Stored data
•••
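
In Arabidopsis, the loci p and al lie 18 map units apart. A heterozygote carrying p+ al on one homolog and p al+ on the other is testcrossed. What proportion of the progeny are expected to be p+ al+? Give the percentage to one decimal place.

9.0%

A map distance of 18 map units corresponds to a recombination frequency of 0.180.
The F1 is p+ al / p al+, so p+ al+ is a recombinant gamete class with expected frequency r/2 = 0.180/2 = 0.0900.
That is 0.0900 = 9.0% of the progeny.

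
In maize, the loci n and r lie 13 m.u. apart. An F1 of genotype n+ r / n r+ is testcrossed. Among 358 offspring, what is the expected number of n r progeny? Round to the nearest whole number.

23

A map distance of 13 m.u. corresponds to a recombination frequency of 0.130.
The F1 is n+ r / n r+, so n r is a recombinant gamete class with expected frequency r/2 = 0.130/2 = 0.0650.
Expected number = 0.0650 × 358 = 23.27 ≈ 23.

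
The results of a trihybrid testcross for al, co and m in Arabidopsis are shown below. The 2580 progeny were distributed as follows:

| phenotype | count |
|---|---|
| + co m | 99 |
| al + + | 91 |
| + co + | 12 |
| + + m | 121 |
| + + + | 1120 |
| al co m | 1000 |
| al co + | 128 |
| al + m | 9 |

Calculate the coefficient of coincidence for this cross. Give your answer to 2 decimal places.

0.95

The two most frequent reciprocal classes, al co m and + + +, are the parental types, so the F1 was al co m / + + +.
The two rarest classes, al + m and + co +, are the double crossovers. Comparing them with the parentals, only the co allele has switched, so co is the middle locus and the order is al – co – m.
al–co: (190 + 21)/2580 = 0.0818; co–m: (249 + 21)/2580 = 0.1047.
Expected DCO frequency = 0.0818 × 0.1047 ≈ 0.00856; observed = 21/2580 ≈ 0.00814.
Coefficient of coincidence = 0.00814/0.00856 ≈ 0.95.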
•••
Exercise prompt: Repeat each entry exactly.

Response below:
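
In Arabidopsis, the loci p and al lie 18 map units apart. A heterozygote carrying p+ al on one homolog and p al+ on the other is testcrossed. What proportion of the progeny are expected to be p+ al+? Give the percentage to one decimal place.

9.0%

A map distance of 18 map units corresponds to a recombination frequency of 0.180.
The F1 is p+ al / p al+, so p+ al+ is a recombinant gamete class with expected frequency r/2 = 0.180/2 = 0.0900.
That is 0.0900 = 9.0% of the progeny.

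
In maize, the loci n and r lie 13 m.u. apart. An F1 of genotype n+ r / n r+ is testcrossed. Among 358 offspring, what is the expected number of n r progeny? Round to the nearest whole number.

23

A map distance of 13 m.u. corresponds to a recombination frequency of 0.130.
The F1 is n+ r / n r+, so n r is a recombinant gamete class with expected frequency r/2 = 0.130/2 = 0.0650.
Expected number = 0.0650 × 358 = 23.27 ≈ 23.

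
The results of a trihybrid testcross for al, co and m in Arabidopsis are shown below. The 2580 progeny were distributed as follows:

| phenotype | count |
|---|---|
| + co m | 99 |
| al + + | 91 |
| + co + | 12 |
| + + m | 121 |
| + + + | 1120 |
| al co m | 1000 |
| al co + | 128 |
| al + m | 9 |

Calculate the coefficient of coincidence for this cross. Give your answer to 2 decimal places.

0.95

The two most frequent reciprocal classes, al co m and + + +, are the parental types, so the F1 was al co m / + + +.
The two rarest classes, al + m and + co +, are the double crossovers. Comparing them with the parentals, only the co allele has switched, so co is the middle locus and the order is al – co – m.
al–co: (190 + 21)/2580 = 0.0818; co–m: (249 + 21)/2580 = 0.1047.
Expected DCO frequency = 0.0818 × 0.1047 ≈ 0.00856; observed = 21/2580 ≈ 0.00814.
Coefficient of coincidence = 0.00814/0.00856 ≈ 0.95.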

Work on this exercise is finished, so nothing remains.